§ WORK ORDER
Transcribe the records below. Leave every word as it is.

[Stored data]
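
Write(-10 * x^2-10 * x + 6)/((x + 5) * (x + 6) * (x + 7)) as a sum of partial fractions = -207/(x + 7) + 294/(x + 6) - 97/(x + 5)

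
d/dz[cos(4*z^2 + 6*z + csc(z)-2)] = -8*z*sin(4*z^2 + 6*z + csc(z) - 2) + sin(4*z^2 + 6*z + csc(z) - 2)*cot(z)*csc(z) - 6*sin(4*z^2 + 6*z + csc(z) - 2)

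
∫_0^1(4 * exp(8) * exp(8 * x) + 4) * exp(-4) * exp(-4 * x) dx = -exp(4) - exp(-8) + exp(-4) + exp(8)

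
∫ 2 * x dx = x^2 + C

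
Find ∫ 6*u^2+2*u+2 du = 2*u^3 + u^2 + 2*u + C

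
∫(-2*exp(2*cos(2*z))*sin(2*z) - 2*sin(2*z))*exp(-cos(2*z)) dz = 2*sinh(cos(2*z)) + C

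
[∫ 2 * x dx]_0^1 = 1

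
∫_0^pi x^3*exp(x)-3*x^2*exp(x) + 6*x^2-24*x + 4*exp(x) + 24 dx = 24 + (-2 + pi)^3*(2 + exp(pi))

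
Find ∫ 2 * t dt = t^2 + C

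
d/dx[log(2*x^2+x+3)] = (4*x + 1)/(2*x^2 + x + 3)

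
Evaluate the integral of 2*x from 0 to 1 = 1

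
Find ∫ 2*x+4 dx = x^2 + 4*x + C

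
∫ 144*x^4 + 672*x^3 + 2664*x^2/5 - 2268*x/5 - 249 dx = 144*x^5/5 + 168*x^4 + 888*x^3/5 - 1134*x^2/5 - 249*x + C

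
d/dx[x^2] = 2*x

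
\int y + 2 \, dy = y^2/2 + 2*y + C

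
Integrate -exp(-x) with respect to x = exp(-x) + C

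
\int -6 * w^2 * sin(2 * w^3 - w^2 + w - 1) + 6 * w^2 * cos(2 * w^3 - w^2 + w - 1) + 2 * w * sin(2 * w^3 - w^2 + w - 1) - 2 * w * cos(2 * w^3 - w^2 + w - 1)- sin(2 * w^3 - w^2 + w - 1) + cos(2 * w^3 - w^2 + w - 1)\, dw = sin(2*w^3 - w^2 + w - 1) + cos(2*w^3 - w^2 + w - 1) + C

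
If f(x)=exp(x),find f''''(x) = exp(x)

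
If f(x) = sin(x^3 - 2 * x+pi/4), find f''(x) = -9*x^4*sin(x^3 - 2*x + pi/4) + 12*x^2*sin(x^3 - 2*x + pi/4) + 6*x*cos(x^3 - 2*x + pi/4) - 4*sin(x^3 - 2*x + pi/4)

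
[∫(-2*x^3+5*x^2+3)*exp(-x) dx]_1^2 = -4*exp(-1) + 23*exp(-2)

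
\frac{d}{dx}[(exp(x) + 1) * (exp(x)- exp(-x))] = (2*exp(3*x) + exp(2*x) + 1)*exp(-x)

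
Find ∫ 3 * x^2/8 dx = x^3/8 + C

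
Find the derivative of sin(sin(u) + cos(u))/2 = sqrt(2)*cos(sqrt(2)*sin(u + pi/4))*cos(u + pi/4)/2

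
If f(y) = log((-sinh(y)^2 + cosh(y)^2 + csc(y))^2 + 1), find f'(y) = -2*(1 + 1/sin(y))*cos(y)/((csc(y)^2 + 2*csc(y) + 2)*sin(y)^2)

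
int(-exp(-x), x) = exp(-x) + C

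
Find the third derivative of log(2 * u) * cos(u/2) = (u^3*log(u)*sin(u/2) + u^3*log(2)*sin(u/2) - 6*u^2*cos(u/2) + 12*u*sin(u/2) + 16*cos(u/2))/(8*u^3)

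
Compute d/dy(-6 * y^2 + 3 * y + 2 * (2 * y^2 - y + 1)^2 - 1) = 32*y^3 - 24*y^2 + 8*y - 1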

§ WORKED SOLUTION
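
Write(-10 * x^2-10 * x + 6)/((x + 5) * (x + 6) * (x + 7)) as a sum of partial fractions = -207/(x + 7) + 294/(x + 6) - 97/(x + 5)

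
d/dz[cos(4*z^2 + 6*z + csc(z)-2)] = -8*z*sin(4*z^2 + 6*z + csc(z) - 2) + sin(4*z^2 + 6*z + csc(z) - 2)*cot(z)*csc(z) - 6*sin(4*z^2 + 6*z + csc(z) - 2)

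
∫_0^1(4 * exp(8) * exp(8 * x) + 4) * exp(-4) * exp(-4 * x) dx = -exp(4) - exp(-8) + exp(-4) + exp(8)

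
∫ 2 * x dx = x^2 + C

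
Find ∫ 6*u^2+2*u+2 du = 2*u^3 + u^2 + 2*u + C

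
∫(-2*exp(2*cos(2*z))*sin(2*z) - 2*sin(2*z))*exp(-cos(2*z)) dz = 2*sinh(cos(2*z)) + C

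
[∫ 2 * x dx]_0^1 = 1

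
∫_0^pi x^3*exp(x)-3*x^2*exp(x) + 6*x^2-24*x + 4*exp(x) + 24 dx = 24 + (-2 + pi)^3*(2 + exp(pi))

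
Find ∫ 2 * t dt = t^2 + C

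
d/dx[log(2*x^2+x+3)] = (4*x + 1)/(2*x^2 + x + 3)

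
Evaluate the integral of 2*x from 0 to 1 = 1

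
Find ∫ 2*x+4 dx = x^2 + 4*x + C

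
∫ 144*x^4 + 672*x^3 + 2664*x^2/5 - 2268*x/5 - 249 dx = 144*x^5/5 + 168*x^4 + 888*x^3/5 - 1134*x^2/5 - 249*x + C

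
d/dx[x^2] = 2*x

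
\int y + 2 \, dy = y^2/2 + 2*y + C

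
Integrate -exp(-x) with respect to x = exp(-x) + C

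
\int -6 * w^2 * sin(2 * w^3 - w^2 + w - 1) + 6 * w^2 * cos(2 * w^3 - w^2 + w - 1) + 2 * w * sin(2 * w^3 - w^2 + w - 1) - 2 * w * cos(2 * w^3 - w^2 + w - 1)- sin(2 * w^3 - w^2 + w - 1) + cos(2 * w^3 - w^2 + w - 1)\, dw = sin(2*w^3 - w^2 + w - 1) + cos(2*w^3 - w^2 + w - 1) + C

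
If f(x)=exp(x),find f''''(x) = exp(x)

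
If f(x) = sin(x^3 - 2 * x+pi/4), find f''(x) = -9*x^4*sin(x^3 - 2*x + pi/4) + 12*x^2*sin(x^3 - 2*x + pi/4) + 6*x*cos(x^3 - 2*x + pi/4) - 4*sin(x^3 - 2*x + pi/4)

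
[∫(-2*x^3+5*x^2+3)*exp(-x) dx]_1^2 = -4*exp(-1) + 23*exp(-2)

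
\frac{d}{dx}[(exp(x) + 1) * (exp(x)- exp(-x))] = (2*exp(3*x) + exp(2*x) + 1)*exp(-x)

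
Find ∫ 3 * x^2/8 dx = x^3/8 + C

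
Find the derivative of sin(sin(u) + cos(u))/2 = sqrt(2)*cos(sqrt(2)*sin(u + pi/4))*cos(u + pi/4)/2

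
If f(y) = log((-sinh(y)^2 + cosh(y)^2 + csc(y))^2 + 1), find f'(y) = -2*(1 + 1/sin(y))*cos(y)/((csc(y)^2 + 2*csc(y) + 2)*sin(y)^2)

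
int(-exp(-x), x) = exp(-x) + C

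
Find the third derivative of log(2 * u) * cos(u/2) = (u^3*log(u)*sin(u/2) + u^3*log(2)*sin(u/2) - 6*u^2*cos(u/2) + 12*u*sin(u/2) + 16*cos(u/2))/(8*u^3)

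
Compute d/dy(-6 * y^2 + 3 * y + 2 * (2 * y^2 - y + 1)^2 - 1) = 32*y^3 - 24*y^2 + 8*y - 1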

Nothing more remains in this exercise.